### Data for the task:
= Beginning of Section =
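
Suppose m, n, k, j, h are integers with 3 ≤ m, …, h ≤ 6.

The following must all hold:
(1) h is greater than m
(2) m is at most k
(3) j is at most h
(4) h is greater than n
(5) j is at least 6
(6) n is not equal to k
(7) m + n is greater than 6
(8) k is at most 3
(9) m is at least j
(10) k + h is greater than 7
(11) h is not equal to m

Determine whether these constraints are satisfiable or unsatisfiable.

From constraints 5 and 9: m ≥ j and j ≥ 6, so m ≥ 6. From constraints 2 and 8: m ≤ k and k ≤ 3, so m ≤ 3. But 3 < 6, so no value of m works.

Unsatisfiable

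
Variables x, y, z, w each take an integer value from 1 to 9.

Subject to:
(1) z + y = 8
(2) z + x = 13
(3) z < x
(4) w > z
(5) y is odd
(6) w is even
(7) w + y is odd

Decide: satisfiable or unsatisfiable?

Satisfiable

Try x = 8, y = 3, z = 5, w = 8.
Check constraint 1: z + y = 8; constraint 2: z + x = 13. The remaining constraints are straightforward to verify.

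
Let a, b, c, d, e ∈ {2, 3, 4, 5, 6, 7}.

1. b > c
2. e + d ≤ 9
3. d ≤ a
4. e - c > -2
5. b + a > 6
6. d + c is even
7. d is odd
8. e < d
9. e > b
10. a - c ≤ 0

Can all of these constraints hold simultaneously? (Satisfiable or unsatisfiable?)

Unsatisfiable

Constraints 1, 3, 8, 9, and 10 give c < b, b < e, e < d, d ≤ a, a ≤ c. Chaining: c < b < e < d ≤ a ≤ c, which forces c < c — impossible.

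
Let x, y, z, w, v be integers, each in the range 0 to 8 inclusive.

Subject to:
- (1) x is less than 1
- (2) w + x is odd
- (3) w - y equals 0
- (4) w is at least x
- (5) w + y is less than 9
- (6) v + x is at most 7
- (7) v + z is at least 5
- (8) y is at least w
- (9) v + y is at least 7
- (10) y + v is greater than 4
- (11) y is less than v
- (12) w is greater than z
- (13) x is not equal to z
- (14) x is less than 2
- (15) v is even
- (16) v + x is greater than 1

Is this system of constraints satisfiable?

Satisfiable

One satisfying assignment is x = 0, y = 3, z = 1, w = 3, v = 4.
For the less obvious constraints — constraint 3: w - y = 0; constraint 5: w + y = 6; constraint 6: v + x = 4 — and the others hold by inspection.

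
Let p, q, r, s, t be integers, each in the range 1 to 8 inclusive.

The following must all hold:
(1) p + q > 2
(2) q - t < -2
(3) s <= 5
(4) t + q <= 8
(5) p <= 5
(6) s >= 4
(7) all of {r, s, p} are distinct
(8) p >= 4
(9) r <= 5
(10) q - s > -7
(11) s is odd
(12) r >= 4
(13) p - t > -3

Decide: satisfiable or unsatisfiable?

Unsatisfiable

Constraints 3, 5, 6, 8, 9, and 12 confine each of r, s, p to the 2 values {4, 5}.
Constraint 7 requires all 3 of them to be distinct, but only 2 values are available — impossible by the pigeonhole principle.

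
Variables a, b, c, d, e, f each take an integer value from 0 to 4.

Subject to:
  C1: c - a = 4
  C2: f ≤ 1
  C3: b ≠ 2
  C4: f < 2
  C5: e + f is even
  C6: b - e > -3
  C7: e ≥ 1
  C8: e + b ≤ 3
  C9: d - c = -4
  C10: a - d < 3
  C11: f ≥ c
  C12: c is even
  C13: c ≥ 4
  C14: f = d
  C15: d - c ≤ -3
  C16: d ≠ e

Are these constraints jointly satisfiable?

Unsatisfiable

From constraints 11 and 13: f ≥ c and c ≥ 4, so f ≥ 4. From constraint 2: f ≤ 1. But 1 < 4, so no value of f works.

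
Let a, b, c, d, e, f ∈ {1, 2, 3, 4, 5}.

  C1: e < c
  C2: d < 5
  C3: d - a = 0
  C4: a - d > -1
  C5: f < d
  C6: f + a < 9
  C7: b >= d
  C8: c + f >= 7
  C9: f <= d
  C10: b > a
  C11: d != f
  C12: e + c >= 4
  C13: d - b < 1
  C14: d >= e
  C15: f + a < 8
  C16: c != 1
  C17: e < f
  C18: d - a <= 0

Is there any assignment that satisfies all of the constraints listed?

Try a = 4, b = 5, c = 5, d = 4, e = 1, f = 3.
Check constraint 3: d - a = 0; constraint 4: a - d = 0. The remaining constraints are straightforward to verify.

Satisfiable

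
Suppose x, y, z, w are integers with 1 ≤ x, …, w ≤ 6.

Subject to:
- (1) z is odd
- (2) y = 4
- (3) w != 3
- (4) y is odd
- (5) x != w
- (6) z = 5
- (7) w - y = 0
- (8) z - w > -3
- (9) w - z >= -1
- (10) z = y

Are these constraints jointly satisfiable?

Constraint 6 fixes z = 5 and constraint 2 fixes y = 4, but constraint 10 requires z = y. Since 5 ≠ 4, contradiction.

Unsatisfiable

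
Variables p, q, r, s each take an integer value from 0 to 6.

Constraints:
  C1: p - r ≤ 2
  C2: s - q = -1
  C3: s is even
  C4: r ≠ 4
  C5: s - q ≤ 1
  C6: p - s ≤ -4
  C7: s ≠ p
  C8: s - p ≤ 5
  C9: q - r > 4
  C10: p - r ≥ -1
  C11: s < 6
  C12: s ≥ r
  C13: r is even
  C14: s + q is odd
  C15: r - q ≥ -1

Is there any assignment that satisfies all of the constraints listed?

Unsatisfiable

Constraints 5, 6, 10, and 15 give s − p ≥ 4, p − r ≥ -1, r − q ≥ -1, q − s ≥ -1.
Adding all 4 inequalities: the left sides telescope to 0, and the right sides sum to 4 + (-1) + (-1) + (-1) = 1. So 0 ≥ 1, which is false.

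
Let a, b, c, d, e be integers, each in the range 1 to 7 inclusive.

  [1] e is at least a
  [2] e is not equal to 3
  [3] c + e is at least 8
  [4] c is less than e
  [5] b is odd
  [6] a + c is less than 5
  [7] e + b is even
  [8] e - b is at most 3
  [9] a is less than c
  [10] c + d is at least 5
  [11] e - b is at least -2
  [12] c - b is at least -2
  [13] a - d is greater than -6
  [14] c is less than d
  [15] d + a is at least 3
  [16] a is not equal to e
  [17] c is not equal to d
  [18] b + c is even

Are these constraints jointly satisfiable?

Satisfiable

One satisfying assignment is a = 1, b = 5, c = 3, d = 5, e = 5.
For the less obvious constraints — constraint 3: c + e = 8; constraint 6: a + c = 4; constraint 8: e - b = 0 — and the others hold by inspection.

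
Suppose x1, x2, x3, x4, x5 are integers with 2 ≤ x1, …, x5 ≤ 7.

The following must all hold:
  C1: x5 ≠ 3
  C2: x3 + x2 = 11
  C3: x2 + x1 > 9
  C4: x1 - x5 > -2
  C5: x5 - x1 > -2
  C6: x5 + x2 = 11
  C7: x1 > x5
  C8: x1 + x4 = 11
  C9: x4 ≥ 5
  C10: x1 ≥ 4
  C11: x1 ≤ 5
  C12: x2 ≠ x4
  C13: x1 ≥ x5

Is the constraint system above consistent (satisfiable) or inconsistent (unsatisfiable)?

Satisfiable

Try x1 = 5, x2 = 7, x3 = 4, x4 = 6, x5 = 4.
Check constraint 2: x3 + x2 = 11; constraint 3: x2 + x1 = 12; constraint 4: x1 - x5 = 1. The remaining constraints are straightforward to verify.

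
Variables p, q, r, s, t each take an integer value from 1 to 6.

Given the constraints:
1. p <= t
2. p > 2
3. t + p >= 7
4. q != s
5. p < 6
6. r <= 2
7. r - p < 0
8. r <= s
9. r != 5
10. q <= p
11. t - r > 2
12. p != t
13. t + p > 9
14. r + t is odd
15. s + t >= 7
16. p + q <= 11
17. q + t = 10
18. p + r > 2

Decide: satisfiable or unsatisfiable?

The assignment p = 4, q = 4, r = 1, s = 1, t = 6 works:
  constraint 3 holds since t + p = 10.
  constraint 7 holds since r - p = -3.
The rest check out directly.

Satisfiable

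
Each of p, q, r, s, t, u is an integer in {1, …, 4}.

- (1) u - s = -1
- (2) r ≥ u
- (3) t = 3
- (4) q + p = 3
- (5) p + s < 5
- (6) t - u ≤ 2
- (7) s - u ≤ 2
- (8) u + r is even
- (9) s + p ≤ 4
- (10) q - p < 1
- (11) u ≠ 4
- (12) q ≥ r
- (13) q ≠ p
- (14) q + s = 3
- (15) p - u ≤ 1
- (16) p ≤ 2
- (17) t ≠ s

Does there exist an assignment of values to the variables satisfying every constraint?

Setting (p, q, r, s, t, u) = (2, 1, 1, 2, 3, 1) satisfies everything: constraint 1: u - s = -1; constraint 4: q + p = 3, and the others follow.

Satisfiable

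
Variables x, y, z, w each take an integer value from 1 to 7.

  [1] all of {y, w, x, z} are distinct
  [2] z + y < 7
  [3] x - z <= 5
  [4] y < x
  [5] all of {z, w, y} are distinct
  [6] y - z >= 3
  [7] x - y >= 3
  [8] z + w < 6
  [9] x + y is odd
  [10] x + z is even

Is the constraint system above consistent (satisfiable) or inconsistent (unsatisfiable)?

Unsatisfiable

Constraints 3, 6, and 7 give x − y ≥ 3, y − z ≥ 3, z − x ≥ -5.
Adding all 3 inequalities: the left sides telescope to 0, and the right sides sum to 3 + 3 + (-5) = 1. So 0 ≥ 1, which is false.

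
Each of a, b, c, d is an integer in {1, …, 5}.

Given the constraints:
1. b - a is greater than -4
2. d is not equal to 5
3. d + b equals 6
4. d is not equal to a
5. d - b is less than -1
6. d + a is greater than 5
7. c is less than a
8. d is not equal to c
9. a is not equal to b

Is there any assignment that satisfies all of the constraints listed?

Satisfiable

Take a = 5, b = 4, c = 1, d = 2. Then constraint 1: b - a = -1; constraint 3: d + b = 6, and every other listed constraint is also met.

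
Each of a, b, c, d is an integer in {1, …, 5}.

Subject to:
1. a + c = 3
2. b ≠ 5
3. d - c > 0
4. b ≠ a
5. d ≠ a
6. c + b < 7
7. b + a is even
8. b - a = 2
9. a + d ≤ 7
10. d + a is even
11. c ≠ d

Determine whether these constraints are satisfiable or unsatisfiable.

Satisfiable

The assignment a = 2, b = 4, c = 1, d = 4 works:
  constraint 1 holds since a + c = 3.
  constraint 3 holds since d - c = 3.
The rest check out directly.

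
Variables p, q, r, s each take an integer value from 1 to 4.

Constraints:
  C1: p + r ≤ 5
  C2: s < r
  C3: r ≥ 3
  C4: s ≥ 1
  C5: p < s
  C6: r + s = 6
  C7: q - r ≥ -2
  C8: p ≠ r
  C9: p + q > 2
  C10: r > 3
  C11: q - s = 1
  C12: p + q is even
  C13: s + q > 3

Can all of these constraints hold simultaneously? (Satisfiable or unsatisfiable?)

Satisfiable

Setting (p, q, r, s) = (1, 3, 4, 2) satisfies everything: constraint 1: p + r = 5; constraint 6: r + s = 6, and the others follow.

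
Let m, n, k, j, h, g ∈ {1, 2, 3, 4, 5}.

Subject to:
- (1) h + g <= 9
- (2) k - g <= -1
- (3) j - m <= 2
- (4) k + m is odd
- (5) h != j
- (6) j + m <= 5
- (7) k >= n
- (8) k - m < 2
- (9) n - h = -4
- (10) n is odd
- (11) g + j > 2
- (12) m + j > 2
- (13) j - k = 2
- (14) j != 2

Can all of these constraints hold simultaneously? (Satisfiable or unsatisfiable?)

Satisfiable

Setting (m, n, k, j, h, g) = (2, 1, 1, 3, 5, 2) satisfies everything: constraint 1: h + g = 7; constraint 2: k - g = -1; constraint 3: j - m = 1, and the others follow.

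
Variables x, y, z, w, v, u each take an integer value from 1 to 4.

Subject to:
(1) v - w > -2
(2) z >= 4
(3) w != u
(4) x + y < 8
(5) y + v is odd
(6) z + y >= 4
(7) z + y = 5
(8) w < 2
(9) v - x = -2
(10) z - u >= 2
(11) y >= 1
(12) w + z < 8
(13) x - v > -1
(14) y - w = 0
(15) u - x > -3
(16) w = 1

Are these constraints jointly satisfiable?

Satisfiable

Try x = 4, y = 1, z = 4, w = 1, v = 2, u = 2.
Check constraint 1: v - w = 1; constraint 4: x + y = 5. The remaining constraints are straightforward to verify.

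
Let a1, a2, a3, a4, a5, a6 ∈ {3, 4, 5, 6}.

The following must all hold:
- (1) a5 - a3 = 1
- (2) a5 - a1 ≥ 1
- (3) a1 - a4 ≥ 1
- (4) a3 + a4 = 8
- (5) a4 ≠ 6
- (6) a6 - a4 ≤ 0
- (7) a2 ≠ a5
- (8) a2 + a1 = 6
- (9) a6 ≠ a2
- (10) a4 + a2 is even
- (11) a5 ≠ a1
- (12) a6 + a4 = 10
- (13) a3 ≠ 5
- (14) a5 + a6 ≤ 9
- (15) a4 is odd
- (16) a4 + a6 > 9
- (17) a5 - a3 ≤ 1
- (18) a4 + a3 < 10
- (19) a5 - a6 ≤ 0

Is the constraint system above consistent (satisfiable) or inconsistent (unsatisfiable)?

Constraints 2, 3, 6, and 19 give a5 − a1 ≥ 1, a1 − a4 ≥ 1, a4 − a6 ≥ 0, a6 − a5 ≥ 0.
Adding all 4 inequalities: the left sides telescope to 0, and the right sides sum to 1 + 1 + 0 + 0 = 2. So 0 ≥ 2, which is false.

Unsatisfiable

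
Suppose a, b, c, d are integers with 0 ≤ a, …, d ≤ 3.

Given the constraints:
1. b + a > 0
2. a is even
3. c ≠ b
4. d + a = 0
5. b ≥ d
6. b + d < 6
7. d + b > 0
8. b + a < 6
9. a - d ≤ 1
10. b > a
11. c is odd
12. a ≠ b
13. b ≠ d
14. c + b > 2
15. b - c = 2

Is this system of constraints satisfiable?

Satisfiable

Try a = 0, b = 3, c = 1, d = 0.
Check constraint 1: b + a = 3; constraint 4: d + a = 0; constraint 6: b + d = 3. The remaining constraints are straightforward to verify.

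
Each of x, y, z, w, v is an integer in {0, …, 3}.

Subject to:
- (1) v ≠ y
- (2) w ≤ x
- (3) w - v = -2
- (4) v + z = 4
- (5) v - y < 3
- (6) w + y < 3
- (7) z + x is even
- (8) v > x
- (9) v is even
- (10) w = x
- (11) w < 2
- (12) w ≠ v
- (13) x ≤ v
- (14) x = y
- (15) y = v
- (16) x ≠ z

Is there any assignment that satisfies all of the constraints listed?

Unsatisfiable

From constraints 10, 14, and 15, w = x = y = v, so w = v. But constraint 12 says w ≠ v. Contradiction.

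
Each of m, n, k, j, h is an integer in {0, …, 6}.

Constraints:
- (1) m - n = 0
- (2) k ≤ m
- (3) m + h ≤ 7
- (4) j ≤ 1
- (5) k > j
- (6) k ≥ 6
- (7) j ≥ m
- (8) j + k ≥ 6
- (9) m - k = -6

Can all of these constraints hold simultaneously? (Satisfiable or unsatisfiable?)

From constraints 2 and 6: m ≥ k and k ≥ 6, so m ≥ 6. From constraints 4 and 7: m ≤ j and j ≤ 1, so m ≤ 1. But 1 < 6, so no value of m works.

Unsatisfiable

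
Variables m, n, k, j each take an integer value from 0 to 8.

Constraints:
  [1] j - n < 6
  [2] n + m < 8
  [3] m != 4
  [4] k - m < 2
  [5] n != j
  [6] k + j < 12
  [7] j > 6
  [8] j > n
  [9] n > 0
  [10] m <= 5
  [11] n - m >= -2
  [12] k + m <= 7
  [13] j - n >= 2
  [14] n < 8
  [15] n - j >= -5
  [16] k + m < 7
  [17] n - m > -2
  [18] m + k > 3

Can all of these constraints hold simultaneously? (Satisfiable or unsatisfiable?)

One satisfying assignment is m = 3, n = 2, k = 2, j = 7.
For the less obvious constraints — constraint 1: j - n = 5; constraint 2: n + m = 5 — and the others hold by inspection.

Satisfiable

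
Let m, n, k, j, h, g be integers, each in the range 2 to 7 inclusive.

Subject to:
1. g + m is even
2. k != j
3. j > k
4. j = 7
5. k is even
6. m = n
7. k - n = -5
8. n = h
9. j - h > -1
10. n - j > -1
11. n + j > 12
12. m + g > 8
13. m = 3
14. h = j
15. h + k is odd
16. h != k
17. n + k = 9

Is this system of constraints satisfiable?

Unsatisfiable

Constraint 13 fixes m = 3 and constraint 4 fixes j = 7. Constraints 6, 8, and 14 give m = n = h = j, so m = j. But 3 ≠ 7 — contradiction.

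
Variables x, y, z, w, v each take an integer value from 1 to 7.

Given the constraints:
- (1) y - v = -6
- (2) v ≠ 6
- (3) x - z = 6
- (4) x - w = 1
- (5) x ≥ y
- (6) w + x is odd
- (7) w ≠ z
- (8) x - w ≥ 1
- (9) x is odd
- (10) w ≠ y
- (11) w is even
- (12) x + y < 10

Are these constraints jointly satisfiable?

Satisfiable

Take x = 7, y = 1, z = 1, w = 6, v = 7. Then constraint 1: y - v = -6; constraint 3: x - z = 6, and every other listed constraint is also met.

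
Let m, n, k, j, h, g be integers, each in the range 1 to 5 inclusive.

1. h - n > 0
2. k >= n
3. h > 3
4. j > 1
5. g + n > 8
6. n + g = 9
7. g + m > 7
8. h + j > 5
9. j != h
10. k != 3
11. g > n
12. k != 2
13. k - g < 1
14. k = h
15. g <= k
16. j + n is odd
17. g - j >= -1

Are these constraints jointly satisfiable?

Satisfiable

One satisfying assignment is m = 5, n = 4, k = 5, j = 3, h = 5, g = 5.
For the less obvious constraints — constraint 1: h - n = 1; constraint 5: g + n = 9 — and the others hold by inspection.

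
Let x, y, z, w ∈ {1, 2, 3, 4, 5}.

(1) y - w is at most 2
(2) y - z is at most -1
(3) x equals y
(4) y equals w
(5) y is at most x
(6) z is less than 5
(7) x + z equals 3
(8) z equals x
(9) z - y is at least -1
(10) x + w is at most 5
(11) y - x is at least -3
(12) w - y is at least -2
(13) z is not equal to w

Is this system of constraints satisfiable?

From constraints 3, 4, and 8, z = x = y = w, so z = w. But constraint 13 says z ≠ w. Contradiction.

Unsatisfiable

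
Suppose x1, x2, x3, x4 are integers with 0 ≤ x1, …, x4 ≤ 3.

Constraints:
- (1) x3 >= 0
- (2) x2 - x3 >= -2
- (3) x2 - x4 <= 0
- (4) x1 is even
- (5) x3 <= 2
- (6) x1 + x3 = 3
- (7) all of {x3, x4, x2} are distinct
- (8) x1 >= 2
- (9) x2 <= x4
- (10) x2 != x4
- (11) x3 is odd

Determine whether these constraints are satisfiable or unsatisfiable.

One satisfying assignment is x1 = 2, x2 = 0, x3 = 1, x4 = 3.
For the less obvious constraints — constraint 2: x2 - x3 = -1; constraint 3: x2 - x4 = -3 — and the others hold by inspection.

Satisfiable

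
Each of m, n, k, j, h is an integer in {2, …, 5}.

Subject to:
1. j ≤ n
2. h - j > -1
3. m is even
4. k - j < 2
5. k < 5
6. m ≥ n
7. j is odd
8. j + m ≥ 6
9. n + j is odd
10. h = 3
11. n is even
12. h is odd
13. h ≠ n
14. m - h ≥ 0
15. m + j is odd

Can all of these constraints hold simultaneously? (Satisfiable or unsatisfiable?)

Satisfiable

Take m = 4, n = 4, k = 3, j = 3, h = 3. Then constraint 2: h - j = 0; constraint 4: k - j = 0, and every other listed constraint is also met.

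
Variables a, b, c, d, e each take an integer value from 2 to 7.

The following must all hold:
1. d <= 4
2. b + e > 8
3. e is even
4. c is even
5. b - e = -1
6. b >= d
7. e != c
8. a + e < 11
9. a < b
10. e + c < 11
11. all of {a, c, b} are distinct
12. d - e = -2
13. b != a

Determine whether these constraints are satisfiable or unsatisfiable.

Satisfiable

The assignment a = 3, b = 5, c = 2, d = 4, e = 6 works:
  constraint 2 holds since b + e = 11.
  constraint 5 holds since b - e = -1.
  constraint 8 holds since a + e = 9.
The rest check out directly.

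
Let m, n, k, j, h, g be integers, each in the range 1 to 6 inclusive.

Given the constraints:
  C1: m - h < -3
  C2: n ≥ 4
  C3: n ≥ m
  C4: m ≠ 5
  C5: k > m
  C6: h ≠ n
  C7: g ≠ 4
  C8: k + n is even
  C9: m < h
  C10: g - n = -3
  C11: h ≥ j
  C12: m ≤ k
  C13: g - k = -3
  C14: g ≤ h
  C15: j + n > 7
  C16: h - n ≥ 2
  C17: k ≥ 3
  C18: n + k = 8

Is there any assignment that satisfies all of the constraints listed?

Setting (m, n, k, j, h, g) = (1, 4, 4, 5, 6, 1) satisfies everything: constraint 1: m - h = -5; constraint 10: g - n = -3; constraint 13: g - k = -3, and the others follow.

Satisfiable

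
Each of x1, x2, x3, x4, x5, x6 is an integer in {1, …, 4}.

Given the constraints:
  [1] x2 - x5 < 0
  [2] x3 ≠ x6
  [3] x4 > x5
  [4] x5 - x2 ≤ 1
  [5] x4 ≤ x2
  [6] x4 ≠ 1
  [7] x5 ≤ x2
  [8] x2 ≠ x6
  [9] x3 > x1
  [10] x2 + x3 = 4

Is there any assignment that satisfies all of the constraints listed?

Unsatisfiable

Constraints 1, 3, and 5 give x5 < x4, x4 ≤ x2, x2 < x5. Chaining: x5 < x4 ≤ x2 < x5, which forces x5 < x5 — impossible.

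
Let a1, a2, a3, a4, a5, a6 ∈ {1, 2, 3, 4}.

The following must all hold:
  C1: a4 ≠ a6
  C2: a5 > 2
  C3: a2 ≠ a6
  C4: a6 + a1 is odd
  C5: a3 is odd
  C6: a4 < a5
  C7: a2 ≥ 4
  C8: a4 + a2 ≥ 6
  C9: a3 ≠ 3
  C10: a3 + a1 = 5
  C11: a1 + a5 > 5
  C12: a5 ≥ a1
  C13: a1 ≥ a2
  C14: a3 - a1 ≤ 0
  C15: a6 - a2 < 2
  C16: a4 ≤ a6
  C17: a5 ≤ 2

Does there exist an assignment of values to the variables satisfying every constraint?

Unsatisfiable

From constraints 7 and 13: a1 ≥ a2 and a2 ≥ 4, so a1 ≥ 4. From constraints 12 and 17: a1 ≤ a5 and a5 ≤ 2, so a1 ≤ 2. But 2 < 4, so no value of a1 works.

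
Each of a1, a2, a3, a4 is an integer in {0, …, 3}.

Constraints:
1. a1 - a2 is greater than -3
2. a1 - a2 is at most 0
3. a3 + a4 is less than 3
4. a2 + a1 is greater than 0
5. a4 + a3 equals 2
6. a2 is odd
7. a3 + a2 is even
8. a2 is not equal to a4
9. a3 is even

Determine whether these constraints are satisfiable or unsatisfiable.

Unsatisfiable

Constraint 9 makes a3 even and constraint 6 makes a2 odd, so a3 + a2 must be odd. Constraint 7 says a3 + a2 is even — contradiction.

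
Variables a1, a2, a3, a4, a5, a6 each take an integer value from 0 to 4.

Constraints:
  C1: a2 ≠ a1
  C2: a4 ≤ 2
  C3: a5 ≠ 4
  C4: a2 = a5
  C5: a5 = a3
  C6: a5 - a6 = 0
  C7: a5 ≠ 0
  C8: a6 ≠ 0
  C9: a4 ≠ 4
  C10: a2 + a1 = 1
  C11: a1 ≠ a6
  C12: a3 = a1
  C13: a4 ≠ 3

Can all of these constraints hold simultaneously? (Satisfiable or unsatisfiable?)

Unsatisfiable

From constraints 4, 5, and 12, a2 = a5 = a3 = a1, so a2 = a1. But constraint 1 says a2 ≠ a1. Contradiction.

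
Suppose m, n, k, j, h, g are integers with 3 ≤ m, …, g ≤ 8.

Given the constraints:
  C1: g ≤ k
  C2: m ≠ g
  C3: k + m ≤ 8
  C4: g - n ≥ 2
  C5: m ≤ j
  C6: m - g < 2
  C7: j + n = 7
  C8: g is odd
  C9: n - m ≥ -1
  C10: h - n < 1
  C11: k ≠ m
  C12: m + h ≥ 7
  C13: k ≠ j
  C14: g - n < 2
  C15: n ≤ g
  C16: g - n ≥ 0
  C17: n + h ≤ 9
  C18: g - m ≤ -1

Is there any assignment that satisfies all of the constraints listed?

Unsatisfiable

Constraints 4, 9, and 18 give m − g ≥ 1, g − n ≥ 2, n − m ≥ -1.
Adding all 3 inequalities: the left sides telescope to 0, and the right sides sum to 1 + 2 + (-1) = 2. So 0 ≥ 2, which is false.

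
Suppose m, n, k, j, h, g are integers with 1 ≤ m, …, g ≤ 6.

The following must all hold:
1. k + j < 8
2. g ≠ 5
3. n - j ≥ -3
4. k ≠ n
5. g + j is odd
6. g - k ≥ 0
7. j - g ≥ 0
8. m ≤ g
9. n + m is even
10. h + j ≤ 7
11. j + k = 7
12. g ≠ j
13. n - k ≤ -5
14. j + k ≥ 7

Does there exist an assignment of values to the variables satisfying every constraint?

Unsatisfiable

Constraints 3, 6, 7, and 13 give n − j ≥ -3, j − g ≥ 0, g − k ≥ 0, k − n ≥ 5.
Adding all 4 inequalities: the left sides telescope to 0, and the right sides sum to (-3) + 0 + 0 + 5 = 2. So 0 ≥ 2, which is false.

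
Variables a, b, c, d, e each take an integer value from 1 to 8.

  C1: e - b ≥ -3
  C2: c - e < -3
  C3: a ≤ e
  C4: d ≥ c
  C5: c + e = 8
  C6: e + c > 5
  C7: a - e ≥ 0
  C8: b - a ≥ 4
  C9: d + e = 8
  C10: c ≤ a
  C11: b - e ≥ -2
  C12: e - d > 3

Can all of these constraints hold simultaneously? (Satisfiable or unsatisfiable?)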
= End of Section =
### What you have to do:
How many lines of the preceding listing hold the string "equals"? Answer with the number only.

### Expected answer:
7